• DATA PROVIDED:
_ _ _
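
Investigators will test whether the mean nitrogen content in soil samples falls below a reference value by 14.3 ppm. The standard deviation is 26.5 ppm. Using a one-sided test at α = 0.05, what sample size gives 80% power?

22

For a one-sample z-test, n = ((z_α + z_β)·σ/δ)².
z_α = 1.645 (one-sided α = 0.05); z_β = 0.842 (power 80% → β = 0.2).
n = (2.487 × 26.5 / 14.3)² = 21.24
Round up: n = 22.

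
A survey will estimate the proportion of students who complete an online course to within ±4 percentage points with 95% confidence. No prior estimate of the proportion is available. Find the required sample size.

For a proportion with margin E = 0.04 at 95% confidence, z = 1.960.
With no prior estimate, use p = 0.5, which maximizes p(1−p) at 0.25.
n = 0.25 × (z/E)² = 0.25 × (1.960/0.04)² = 600.25
Round up: n = 601.

601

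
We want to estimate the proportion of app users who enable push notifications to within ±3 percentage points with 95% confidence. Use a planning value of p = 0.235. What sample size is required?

768

For a proportion with margin E = 0.03 at 95% confidence, z = 1.960.
n = p̂(1−p̂)(z/E)² = 0.235 × 0.765 × (1.960/0.03)² = 767.36
Round up: n = 768.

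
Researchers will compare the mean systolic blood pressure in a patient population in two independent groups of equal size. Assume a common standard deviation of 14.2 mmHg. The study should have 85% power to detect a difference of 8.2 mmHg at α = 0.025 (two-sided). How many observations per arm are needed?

For two equal groups, n per group = 2·((z_{α/2} + z_β)·σ/δ)².
z_{α/2} = 2.241; z_β = 1.036 (power 85%).
n = 2 × (3.277 × 14.2 / 8.2)² = 2 × 32.20 = 64.40
Round up: n = 65 per group.

65 per group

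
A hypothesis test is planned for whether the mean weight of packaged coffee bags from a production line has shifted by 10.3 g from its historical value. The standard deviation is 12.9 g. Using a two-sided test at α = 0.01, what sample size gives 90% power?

n = 24

For a one-sample z-test, n = ((z_{α/2} + z_β)·σ/δ)².
z_{α/2} = 2.576 (two-sided α = 0.01); z_β = 1.282 (power 90% → β = 0.1).
n = (3.858 × 12.9 / 10.3)² = 23.35
Round up: n = 24.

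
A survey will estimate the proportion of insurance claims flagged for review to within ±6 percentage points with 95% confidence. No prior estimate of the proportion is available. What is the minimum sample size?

For a proportion with margin E = 0.06 at 95% confidence, z = 1.960.
With no prior estimate, use p = 0.5, which maximizes p(1−p) at 0.25.
n = 0.25 × (z/E)² = 0.25 × (1.960/0.06)² = 266.78
Round up: n = 267.

267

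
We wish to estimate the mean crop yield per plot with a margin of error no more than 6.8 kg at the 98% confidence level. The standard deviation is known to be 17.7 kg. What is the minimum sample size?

37

For a mean, the margin of error is E = z·σ/√n, so n = (zσ/E)².
At 98% confidence, z = 2.326.
n = (2.326 × 17.7 / 6.8)² = 36.66
Round up: n = 37.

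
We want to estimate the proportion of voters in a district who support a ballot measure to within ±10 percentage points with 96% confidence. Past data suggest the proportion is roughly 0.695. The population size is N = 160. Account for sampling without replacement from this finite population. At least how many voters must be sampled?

For a proportion with margin E = 0.1 at 96% confidence, z = 2.054.
n = p̂(1−p̂)(z/E)² = 0.695 × 0.305 × (2.054/0.1)² = 89.43 — call this n₀.
Finite-population correction with N = 160: n = n₀ / (1 + (n₀−1)/N) = 89.43 / 1.553 = 57.59
Round up: n = 58.

58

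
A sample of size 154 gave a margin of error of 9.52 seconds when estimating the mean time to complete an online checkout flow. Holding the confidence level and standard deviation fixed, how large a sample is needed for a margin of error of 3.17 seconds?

Margin of error scales as 1/√n, so n₂ = n₁·(E₁/E₂)².
n₂ = 154 × (9.52/3.17)² = 154 × 9.019 = 1388.93
Round up: n₂ = 1389.

1389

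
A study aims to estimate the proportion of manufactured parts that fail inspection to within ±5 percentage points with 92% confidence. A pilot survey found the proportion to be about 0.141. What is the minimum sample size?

149

For a proportion with margin E = 0.05 at 92% confidence, z = 1.751.
n = p̂(1−p̂)(z/E)² = 0.141 × 0.859 × (1.751/0.05)² = 148.54
Round up: n = 149.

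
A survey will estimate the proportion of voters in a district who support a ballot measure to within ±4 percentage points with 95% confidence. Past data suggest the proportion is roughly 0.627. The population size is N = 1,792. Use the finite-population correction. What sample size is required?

428

For a proportion with margin E = 0.04 at 95% confidence, z = 1.960.
n = p̂(1−p̂)(z/E)² = 0.627 × 0.373 × (1.960/0.04)² = 561.52 — call this n₀.
Finite-population correction with N = 1,792: n = n₀ / (1 + (n₀−1)/N) = 561.52 / 1.313 = 427.66
Round up: n = 428.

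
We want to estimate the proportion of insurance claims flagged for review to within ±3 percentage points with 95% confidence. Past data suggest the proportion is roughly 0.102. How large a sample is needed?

391

For a proportion with margin E = 0.03 at 95% confidence, z = 1.960.
n = p̂(1−p̂)(z/E)² = 0.102 × 0.898 × (1.960/0.03)² = 390.97
Round up: n = 391.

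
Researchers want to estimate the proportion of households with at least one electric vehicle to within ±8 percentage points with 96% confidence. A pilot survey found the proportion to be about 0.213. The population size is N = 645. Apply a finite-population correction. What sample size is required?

n = 95

For a proportion with margin E = 0.08 at 96% confidence, z = 2.054.
n = p̂(1−p̂)(z/E)² = 0.213 × 0.787 × (2.054/0.08)² = 110.50 — call this n₀.
Finite-population correction with N = 645: n = n₀ / (1 + (n₀−1)/N) = 110.50 / 1.17 = 94.44
Round up: n = 95.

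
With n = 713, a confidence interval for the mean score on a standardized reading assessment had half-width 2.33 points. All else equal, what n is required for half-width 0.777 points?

Margin of error scales as 1/√n, so n₂ = n₁·(E₁/E₂)².
n₂ = 713 × (2.33/0.777)² = 713 × 8.992 = 6411.30
Round up: n₂ = 6412.

6412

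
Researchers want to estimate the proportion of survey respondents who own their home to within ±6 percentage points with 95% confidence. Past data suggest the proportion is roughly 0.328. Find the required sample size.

n = 236

For a proportion with margin E = 0.06 at 95% confidence, z = 1.960.
n = p̂(1−p̂)(z/E)² = 0.328 × 0.672 × (1.960/0.06)² = 235.21
Round up: n = 236.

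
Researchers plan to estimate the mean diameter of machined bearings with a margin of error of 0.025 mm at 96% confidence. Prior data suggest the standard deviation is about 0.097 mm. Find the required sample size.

64

For a mean, the margin of error is E = z·σ/√n, so n = (zσ/E)².
At 96% confidence, z = 2.054.
n = (2.054 × 0.097 / 0.025)² = 63.51
Round up: n = 64.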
_ _ _
• EXERCISE DESCRIPTION: All of the data must be written out again, exactly as it stands.

• ANSWER TO THIS TASK:
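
Investigators will test whether the mean nitrogen content in soil samples falls below a reference value by 14.3 ppm. The standard deviation is 26.5 ppm. Using a one-sided test at α = 0.05, what sample size gives 80% power?

22

For a one-sample z-test, n = ((z_α + z_β)·σ/δ)².
z_α = 1.645 (one-sided α = 0.05); z_β = 0.842 (power 80% → β = 0.2).
n = (2.487 × 26.5 / 14.3)² = 21.24
Round up: n = 22.

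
A survey will estimate the proportion of students who complete an online course to within ±4 percentage points with 95% confidence. No prior estimate of the proportion is available. Find the required sample size.

For a proportion with margin E = 0.04 at 95% confidence, z = 1.960.
With no prior estimate, use p = 0.5, which maximizes p(1−p) at 0.25.
n = 0.25 × (z/E)² = 0.25 × (1.960/0.04)² = 600.25
Round up: n = 601.

601

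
We want to estimate the proportion of app users who enable push notifications to within ±3 percentage points with 95% confidence. Use a planning value of p = 0.235. What sample size is required?

768

For a proportion with margin E = 0.03 at 95% confidence, z = 1.960.
n = p̂(1−p̂)(z/E)² = 0.235 × 0.765 × (1.960/0.03)² = 767.36
Round up: n = 768.

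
Researchers will compare the mean systolic blood pressure in a patient population in two independent groups of equal size. Assume a common standard deviation of 14.2 mmHg. The study should have 85% power to detect a difference of 8.2 mmHg at α = 0.025 (two-sided). How many observations per arm are needed?

For two equal groups, n per group = 2·((z_{α/2} + z_β)·σ/δ)².
z_{α/2} = 2.241; z_β = 1.036 (power 85%).
n = 2 × (3.277 × 14.2 / 8.2)² = 2 × 32.20 = 64.40
Round up: n = 65 per group.

65 per group

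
A hypothesis test is planned for whether the mean weight of packaged coffee bags from a production line has shifted by 10.3 g from its historical value. The standard deviation is 12.9 g. Using a two-sided test at α = 0.01, what sample size gives 90% power?

n = 24

For a one-sample z-test, n = ((z_{α/2} + z_β)·σ/δ)².
z_{α/2} = 2.576 (two-sided α = 0.01); z_β = 1.282 (power 90% → β = 0.1).
n = (3.858 × 12.9 / 10.3)² = 23.35
Round up: n = 24.

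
A survey will estimate the proportion of insurance claims flagged for review to within ±6 percentage points with 95% confidence. No prior estimate of the proportion is available. What is the minimum sample size?

For a proportion with margin E = 0.06 at 95% confidence, z = 1.960.
With no prior estimate, use p = 0.5, which maximizes p(1−p) at 0.25.
n = 0.25 × (z/E)² = 0.25 × (1.960/0.06)² = 266.78
Round up: n = 267.

267

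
We wish to estimate the mean crop yield per plot with a margin of error no more than 6.8 kg at the 98% confidence level. The standard deviation is known to be 17.7 kg. What is the minimum sample size?

37

For a mean, the margin of error is E = z·σ/√n, so n = (zσ/E)².
At 98% confidence, z = 2.326.
n = (2.326 × 17.7 / 6.8)² = 36.66
Round up: n = 37.

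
We want to estimate the proportion of voters in a district who support a ballot measure to within ±10 percentage points with 96% confidence. Past data suggest the proportion is roughly 0.695. The population size is N = 160. Account for sampling without replacement from this finite population. At least how many voters must be sampled?

For a proportion with margin E = 0.1 at 96% confidence, z = 2.054.
n = p̂(1−p̂)(z/E)² = 0.695 × 0.305 × (2.054/0.1)² = 89.43 — call this n₀.
Finite-population correction with N = 160: n = n₀ / (1 + (n₀−1)/N) = 89.43 / 1.553 = 57.59
Round up: n = 58.

58

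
A sample of size 154 gave a margin of error of 9.52 seconds when estimating the mean time to complete an online checkout flow. Holding the confidence level and standard deviation fixed, how large a sample is needed for a margin of error of 3.17 seconds?

Margin of error scales as 1/√n, so n₂ = n₁·(E₁/E₂)².
n₂ = 154 × (9.52/3.17)² = 154 × 9.019 = 1388.93
Round up: n₂ = 1389.

1389

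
A study aims to estimate the proportion of manufactured parts that fail inspection to within ±5 percentage points with 92% confidence. A pilot survey found the proportion to be about 0.141. What is the minimum sample size?

149

For a proportion with margin E = 0.05 at 92% confidence, z = 1.751.
n = p̂(1−p̂)(z/E)² = 0.141 × 0.859 × (1.751/0.05)² = 148.54
Round up: n = 149.

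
A survey will estimate the proportion of voters in a district who support a ballot measure to within ±4 percentage points with 95% confidence. Past data suggest the proportion is roughly 0.627. The population size is N = 1,792. Use the finite-population correction. What sample size is required?

428

For a proportion with margin E = 0.04 at 95% confidence, z = 1.960.
n = p̂(1−p̂)(z/E)² = 0.627 × 0.373 × (1.960/0.04)² = 561.52 — call this n₀.
Finite-population correction with N = 1,792: n = n₀ / (1 + (n₀−1)/N) = 561.52 / 1.313 = 427.66
Round up: n = 428.

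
We want to estimate the proportion of insurance claims flagged for review to within ±3 percentage points with 95% confidence. Past data suggest the proportion is roughly 0.102. How large a sample is needed?

391

For a proportion with margin E = 0.03 at 95% confidence, z = 1.960.
n = p̂(1−p̂)(z/E)² = 0.102 × 0.898 × (1.960/0.03)² = 390.97
Round up: n = 391.

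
Researchers want to estimate the proportion of households with at least one electric vehicle to within ±8 percentage points with 96% confidence. A pilot survey found the proportion to be about 0.213. The population size is N = 645. Apply a finite-population correction. What sample size is required?

n = 95

For a proportion with margin E = 0.08 at 96% confidence, z = 2.054.
n = p̂(1−p̂)(z/E)² = 0.213 × 0.787 × (2.054/0.08)² = 110.50 — call this n₀.
Finite-population correction with N = 645: n = n₀ / (1 + (n₀−1)/N) = 110.50 / 1.17 = 94.44
Round up: n = 95.

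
With n = 713, a confidence interval for the mean score on a standardized reading assessment had half-width 2.33 points. All else equal, what n is required for half-width 0.777 points?

Margin of error scales as 1/√n, so n₂ = n₁·(E₁/E₂)².
n₂ = 713 × (2.33/0.777)² = 713 × 8.992 = 6411.30
Round up: n₂ = 6412.

6412

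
Researchers want to estimate the proportion of survey respondents who own their home to within ±6 percentage points with 95% confidence. Past data suggest the proportion is roughly 0.328. Find the required sample size.

n = 236

For a proportion with margin E = 0.06 at 95% confidence, z = 1.960.
n = p̂(1−p̂)(z/E)² = 0.328 × 0.672 × (1.960/0.06)² = 235.21
Round up: n = 236.

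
Researchers plan to estimate the mean diameter of machined bearings with a margin of error of 0.025 mm at 96% confidence. Prior data suggest the standard deviation is about 0.097 mm. Find the required sample size.

64

For a mean, the margin of error is E = z·σ/√n, so n = (zσ/E)².
At 96% confidence, z = 2.054.
n = (2.054 × 0.097 / 0.025)² = 63.51
Round up: n = 64.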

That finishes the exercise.